____ Exercise inputs
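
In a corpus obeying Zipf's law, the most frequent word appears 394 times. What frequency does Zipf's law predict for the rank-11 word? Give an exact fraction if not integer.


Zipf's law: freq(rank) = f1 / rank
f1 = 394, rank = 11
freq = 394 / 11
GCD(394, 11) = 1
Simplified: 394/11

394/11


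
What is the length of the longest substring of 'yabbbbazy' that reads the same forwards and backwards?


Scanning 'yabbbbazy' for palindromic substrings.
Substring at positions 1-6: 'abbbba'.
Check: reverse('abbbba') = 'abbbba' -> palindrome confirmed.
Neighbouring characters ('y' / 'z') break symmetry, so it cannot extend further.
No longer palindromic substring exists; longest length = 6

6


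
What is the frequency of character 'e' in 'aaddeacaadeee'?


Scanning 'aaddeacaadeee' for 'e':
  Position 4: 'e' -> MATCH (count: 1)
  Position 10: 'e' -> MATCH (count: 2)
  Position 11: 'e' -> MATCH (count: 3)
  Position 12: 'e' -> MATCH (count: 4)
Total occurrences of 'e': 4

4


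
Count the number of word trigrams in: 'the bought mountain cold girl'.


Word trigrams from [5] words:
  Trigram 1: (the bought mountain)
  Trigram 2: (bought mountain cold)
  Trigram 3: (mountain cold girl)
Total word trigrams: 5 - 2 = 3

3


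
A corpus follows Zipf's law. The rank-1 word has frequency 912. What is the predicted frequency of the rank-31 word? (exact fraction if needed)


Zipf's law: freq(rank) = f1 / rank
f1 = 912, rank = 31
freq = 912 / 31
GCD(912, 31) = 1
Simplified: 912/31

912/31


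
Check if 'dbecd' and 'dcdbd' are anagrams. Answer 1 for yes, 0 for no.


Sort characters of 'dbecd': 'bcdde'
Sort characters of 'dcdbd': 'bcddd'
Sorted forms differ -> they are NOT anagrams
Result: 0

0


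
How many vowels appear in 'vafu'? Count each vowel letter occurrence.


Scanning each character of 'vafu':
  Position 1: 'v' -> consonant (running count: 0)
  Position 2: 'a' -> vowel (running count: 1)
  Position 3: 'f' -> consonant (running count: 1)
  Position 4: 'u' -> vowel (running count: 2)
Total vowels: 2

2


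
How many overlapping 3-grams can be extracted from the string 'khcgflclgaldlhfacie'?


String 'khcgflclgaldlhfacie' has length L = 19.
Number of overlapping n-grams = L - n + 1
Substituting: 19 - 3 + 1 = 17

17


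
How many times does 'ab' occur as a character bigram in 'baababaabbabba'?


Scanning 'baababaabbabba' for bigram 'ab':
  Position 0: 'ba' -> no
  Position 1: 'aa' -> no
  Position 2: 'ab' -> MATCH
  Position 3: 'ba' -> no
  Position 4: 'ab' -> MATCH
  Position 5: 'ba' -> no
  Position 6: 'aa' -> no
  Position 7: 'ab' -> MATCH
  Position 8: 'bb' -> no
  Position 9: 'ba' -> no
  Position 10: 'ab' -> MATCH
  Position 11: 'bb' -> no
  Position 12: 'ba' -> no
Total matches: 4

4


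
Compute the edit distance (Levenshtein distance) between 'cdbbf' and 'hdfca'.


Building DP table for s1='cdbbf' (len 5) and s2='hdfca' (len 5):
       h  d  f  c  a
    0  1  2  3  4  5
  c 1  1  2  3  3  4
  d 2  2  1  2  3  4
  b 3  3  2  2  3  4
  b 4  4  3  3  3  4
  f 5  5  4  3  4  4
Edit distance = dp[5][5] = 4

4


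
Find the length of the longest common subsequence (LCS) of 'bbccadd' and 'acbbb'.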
________
____ Exercise inputs
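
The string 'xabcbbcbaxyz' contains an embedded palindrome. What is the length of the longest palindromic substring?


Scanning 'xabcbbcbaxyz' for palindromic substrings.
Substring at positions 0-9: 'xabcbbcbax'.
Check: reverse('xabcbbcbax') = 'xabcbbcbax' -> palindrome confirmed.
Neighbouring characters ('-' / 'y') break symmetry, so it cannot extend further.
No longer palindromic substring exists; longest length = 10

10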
________
Work required: Take the lines above from the one containing "How many vowels" down to the one containing "Find the length", and transcribe them exactly, both ends included.

Answer for the task:
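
How many vowels appear in 'vafu'? Count each vowel letter occurrence.


Scanning each character of 'vafu':
  Position 1: 'v' -> consonant (running count: 0)
  Position 2: 'a' -> vowel (running count: 1)
  Position 3: 'f' -> consonant (running count: 1)
  Position 4: 'u' -> vowel (running count: 2)
Total vowels: 2

2


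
How many overlapping 3-grams can be extracted from the string 'khcgflclgaldlhfacie'?


String 'khcgflclgaldlhfacie' has length L = 19.
Number of overlapping n-grams = L - n + 1
Substituting: 19 - 3 + 1 = 17

17


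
How many times does 'ab' occur as a character bigram in 'baababaabbabba'?


Scanning 'baababaabbabba' for bigram 'ab':
  Position 0: 'ba' -> no
  Position 1: 'aa' -> no
  Position 2: 'ab' -> MATCH
  Position 3: 'ba' -> no
  Position 4: 'ab' -> MATCH
  Position 5: 'ba' -> no
  Position 6: 'aa' -> no
  Position 7: 'ab' -> MATCH
  Position 8: 'bb' -> no
  Position 9: 'ba' -> no
  Position 10: 'ab' -> MATCH
  Position 11: 'bb' -> no
  Position 12: 'ba' -> no
Total matches: 4

4


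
Compute the edit distance (Levenshtein distance) between 'cdbbf' and 'hdfca'.


Building DP table for s1='cdbbf' (len 5) and s2='hdfca' (len 5):
       h  d  f  c  a
    0  1  2  3  4  5
  c 1  1  2  3  3  4
  d 2  2  1  2  3  4
  b 3  3  2  2  3  4
  b 4  4  3  3  3  4
  f 5  5  4  3  4  4
Edit distance = dp[5][5] = 4

4


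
Find the length of the longest common subsequence (LCS) of 'bbccadd' and 'acbbb'.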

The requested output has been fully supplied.